Records for processing
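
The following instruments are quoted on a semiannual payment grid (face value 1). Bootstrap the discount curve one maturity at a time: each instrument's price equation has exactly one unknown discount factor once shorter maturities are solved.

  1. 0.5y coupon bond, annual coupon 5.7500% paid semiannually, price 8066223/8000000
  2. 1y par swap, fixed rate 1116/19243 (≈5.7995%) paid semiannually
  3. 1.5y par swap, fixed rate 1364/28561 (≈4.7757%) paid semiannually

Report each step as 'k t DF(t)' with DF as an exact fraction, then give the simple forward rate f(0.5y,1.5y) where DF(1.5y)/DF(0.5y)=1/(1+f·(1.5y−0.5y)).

1 1/2 9801/10000
2 1 4721/5000
3 3/2 4659/5000
f(0.5y,1.5y) = ((9801/10000)/(4659/5000) − 1)/(1) = 161/3106 ≈ 5.1835%

step 1 [0.5y] bond c/2=23/800: DF=(8066223/8000000 − 23/800·(0))/(1+23/800) = 9801/10000 ≈ 0.980100
step 2 [1y] swap r/2=558/19243: DF=(1 − 558/19243·(0.980100))/(1+558/19243) = 4721/5000 ≈ 0.944200
step 3 [1.5y] swap r/2=682/28561: DF=(1 − 682/28561·(0.980100+0.944200))/(1+682/28561) = 4659/5000 ≈ 0.931800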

Problem
Give every entry in the listing above again, exactly as written.

Solution to the exercise
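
The following instruments are quoted on a semiannual payment grid (face value 1). Bootstrap the discount curve one maturity at a time: each instrument's price equation has exactly one unknown discount factor once shorter maturities are solved.

  1. 0.5y coupon bond, annual coupon 5.7500% paid semiannually, price 8066223/8000000
  2. 1y par swap, fixed rate 1116/19243 (≈5.7995%) paid semiannually
  3. 1.5y par swap, fixed rate 1364/28561 (≈4.7757%) paid semiannually

Report each step as 'k t DF(t)' with DF as an exact fraction, then give the simple forward rate f(0.5y,1.5y) where DF(1.5y)/DF(0.5y)=1/(1+f·(1.5y−0.5y)).

1 1/2 9801/10000
2 1 4721/5000
3 3/2 4659/5000
f(0.5y,1.5y) = ((9801/10000)/(4659/5000) − 1)/(1) = 161/3106 ≈ 5.1835%

step 1 [0.5y] bond c/2=23/800: DF=(8066223/8000000 − 23/800·(0))/(1+23/800) = 9801/10000 ≈ 0.980100
step 2 [1y] swap r/2=558/19243: DF=(1 − 558/19243·(0.980100))/(1+558/19243) = 4721/5000 ≈ 0.944200
step 3 [1.5y] swap r/2=682/28561: DF=(1 − 682/28561·(0.980100+0.944200))/(1+682/28561) = 4659/5000 ≈ 0.931800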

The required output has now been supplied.